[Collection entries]
--- START ---

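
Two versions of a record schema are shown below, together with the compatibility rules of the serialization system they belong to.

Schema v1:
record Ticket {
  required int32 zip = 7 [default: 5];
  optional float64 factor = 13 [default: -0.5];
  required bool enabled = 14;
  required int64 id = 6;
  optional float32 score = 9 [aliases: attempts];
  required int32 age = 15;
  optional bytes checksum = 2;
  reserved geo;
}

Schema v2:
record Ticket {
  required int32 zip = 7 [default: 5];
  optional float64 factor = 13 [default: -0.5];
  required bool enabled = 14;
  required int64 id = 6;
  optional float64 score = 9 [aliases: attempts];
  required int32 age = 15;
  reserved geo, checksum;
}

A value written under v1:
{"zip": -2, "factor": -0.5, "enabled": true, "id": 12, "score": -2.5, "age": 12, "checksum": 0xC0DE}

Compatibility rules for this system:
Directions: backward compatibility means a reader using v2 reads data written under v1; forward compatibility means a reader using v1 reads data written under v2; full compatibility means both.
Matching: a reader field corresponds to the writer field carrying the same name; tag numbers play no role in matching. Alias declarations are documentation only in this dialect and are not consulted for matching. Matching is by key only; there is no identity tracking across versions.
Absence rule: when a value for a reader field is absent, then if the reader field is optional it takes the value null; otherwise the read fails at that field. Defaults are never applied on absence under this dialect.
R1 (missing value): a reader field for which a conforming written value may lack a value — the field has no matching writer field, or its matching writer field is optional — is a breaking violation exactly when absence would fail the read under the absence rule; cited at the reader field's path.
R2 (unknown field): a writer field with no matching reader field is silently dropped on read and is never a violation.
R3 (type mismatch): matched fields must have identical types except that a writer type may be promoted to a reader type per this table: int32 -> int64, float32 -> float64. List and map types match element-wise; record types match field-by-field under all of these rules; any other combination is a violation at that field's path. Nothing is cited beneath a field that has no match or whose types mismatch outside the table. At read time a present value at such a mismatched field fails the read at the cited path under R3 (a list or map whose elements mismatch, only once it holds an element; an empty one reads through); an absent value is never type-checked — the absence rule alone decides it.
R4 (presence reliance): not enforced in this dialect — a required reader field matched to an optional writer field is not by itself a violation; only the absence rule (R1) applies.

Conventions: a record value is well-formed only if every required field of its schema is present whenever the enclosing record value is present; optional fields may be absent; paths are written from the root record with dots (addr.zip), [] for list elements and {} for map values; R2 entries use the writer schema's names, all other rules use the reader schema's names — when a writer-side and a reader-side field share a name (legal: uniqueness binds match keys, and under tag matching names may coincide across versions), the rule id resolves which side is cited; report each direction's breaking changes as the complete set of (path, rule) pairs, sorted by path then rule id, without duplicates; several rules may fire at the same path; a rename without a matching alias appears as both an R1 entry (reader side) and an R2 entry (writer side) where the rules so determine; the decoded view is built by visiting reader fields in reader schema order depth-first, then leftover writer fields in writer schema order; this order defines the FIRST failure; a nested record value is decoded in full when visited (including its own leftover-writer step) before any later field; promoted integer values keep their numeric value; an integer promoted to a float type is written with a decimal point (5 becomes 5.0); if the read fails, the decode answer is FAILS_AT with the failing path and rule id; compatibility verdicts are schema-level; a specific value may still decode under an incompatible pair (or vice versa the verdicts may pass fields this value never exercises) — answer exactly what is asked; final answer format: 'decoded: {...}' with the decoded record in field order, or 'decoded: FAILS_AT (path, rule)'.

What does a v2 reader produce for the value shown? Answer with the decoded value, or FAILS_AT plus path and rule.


in Ticket below, arrows point writer -> reader
decoding the Ticket value with the v2 reader:
  zip := -2
  factor := -0.5
  enabled := true
  id := 12
  score := -2.5 (float32 -> float64)
  age := 12
  writer checksum: unmatched, discarded
  => decoded: {"zip": -2, "factor": -0.5, "enabled": true, "id": 12, "score": -2.5, "age": 12}
the rest of the Ticket diff is inert for this question:
  field score in record Ticket: type float32 changed to float64 -> schema-level compatibility only; this Ticket value's decode is unchanged

decoded: {"zip": -2, "factor": -0.5, "enabled": true, "id": 12, "score": -2.5, "age": 12}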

--- END ---

**What to work on:** Starting at the line that has "reserved geo;" and ending at the line that has "Compatibility rules for", please write out the lines above exactly, leaving out all others.

**Your response:**
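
  reserved geo;
}

Schema v2:
record Ticket {
  required int32 zip = 7 [default: 5];
  optional float64 factor = 13 [default: -0.5];
  required bool enabled = 14;
  required int64 id = 6;
  optional float64 score = 9 [aliases: attempts];
  required int32 age = 15;
  reserved geo, checksum;
}

A value written under v1:
{"zip": -2, "factor": -0.5, "enabled": true, "id": 12, "score": -2.5, "age": 12, "checksum": 0xC0DE}

Compatibility rules for this system: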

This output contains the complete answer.